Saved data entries

= = = = =

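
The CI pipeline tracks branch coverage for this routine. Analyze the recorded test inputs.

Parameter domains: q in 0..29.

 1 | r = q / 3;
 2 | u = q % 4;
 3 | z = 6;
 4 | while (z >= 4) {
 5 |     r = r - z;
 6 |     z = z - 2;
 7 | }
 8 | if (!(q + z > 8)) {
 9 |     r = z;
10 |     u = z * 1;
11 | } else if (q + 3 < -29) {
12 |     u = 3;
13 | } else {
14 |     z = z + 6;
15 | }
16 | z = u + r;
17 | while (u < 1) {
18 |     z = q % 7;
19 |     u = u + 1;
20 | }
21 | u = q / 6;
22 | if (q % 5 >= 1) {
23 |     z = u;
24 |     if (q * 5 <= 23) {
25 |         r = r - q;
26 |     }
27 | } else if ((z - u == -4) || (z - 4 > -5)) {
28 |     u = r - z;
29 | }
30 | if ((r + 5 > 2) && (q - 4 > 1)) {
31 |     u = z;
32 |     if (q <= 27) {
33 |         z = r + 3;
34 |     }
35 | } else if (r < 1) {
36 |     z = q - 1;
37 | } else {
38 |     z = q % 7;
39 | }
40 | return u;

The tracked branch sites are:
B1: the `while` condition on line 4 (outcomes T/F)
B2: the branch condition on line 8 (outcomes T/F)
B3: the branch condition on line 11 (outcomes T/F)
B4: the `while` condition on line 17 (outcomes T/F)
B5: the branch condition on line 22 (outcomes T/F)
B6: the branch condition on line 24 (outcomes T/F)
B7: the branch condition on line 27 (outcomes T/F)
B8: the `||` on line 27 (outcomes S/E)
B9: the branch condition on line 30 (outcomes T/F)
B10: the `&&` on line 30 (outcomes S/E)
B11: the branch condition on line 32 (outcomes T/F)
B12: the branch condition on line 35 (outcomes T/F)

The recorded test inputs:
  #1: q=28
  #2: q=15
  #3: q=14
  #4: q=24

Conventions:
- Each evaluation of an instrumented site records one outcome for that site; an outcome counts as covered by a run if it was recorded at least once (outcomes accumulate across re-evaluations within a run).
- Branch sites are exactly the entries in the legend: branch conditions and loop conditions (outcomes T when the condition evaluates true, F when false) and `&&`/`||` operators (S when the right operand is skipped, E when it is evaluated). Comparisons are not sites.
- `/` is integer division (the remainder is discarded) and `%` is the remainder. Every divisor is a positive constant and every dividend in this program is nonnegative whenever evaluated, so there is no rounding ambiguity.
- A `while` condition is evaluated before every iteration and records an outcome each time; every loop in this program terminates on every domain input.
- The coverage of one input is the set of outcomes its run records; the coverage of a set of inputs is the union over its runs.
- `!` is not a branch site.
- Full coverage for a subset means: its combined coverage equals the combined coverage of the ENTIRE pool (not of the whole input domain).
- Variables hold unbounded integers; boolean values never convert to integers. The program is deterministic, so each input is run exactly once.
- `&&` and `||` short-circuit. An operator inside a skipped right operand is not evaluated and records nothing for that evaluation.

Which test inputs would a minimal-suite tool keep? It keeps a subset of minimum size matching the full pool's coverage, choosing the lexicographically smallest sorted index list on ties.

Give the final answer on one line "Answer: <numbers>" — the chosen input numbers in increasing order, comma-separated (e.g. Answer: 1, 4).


input #1, q=28: events B1->T, B1->T, B1->F, B2->F, B3->F, B4->T, B4->F, B5->T, B6->F, B10->E, B9->T, B11->F; outcomes B1=T, B1=F, B2=F, B3=F, B4=T, B4=F, B5=T, B6=F, B9=T, B10=E, B11=F
input #2, q=15: events B1->T, B1->T, B1->F, B2->F, B3->F, B4->F, B5->F, B8->S, B7->T, B10->S, B9->F, B12->T; outcomes B1=T, B1=F, B2=F, B3=F, B4=F, B5=F, B7=T, B8=S, B9=F, B10=S, B12=T
input #3, q=14: events B1->T, B1->T, B1->F, B2->F, B3->F, B4->F, B5->T, B6->F, B10->S, B9->F, B12->T; outcomes B1=T, B1=F, B2=F, B3=F, B4=F, B5=T, B6=F, B9=F, B10=S, B12=T
input #4, q=24: events B1->T, B1->T, B1->F, B2->F, B3->F, B4->T, B4->F, B5->T, B6->F, B10->E, B9->T, B11->T; outcomes B1=T, B1=F, B2=F, B3=F, B4=T, B4=F, B5=T, B6=F, B9=T, B10=E, B11=T
pool-wide coverage (18 outcomes): B1=T, B1=F, B2=F, B3=F, B4=T, B4=F, B5=T, B5=F, B6=F, B7=T, B8=S, B9=T, B9=F, B10=S, B10=E, B11=T, B11=F, B12=T
no size-1 subset reaches all 18 outcomes (best union: 11/18)
no size-2 subset reaches all 18 outcomes (best union: 17/18)
size 3: inputs {1, 2, 4} cover all 18 outcomes, and no lexicographically smaller subset of this size does
Answer: 1, 2, 4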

= = = = =

◆ Work required
The lines above from the one containing "17 (outcomes T/F)" through the one containing "no rounding ambiguity." are to be set down exactly, and no others.

◆ Completed exercise
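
B4: the `while` condition on line 17 (outcomes T/F)
B5: the branch condition on line 22 (outcomes T/F)
B6: the branch condition on line 24 (outcomes T/F)
B7: the branch condition on line 27 (outcomes T/F)
B8: the `||` on line 27 (outcomes S/E)
B9: the branch condition on line 30 (outcomes T/F)
B10: the `&&` on line 30 (outcomes S/E)
B11: the branch condition on line 32 (outcomes T/F)
B12: the branch condition on line 35 (outcomes T/F)

The recorded test inputs:
  #1: q=28
  #2: q=15
  #3: q=14
  #4: q=24

Conventions:
- Each evaluation of an instrumented site records one outcome for that site; an outcome counts as covered by a run if it was recorded at least once (outcomes accumulate across re-evaluations within a run).
- Branch sites are exactly the entries in the legend: branch conditions and loop conditions (outcomes T when the condition evaluates true, F when false) and `&&`/`||` operators (S when the right operand is skipped, E when it is evaluated). Comparisons are not sites.
- `/` is integer division (the remainder is discarded) and `%` is the remainder. Every divisor is a positive constant and every dividend in this program is nonnegative whenever evaluated, so there is no rounding ambiguity.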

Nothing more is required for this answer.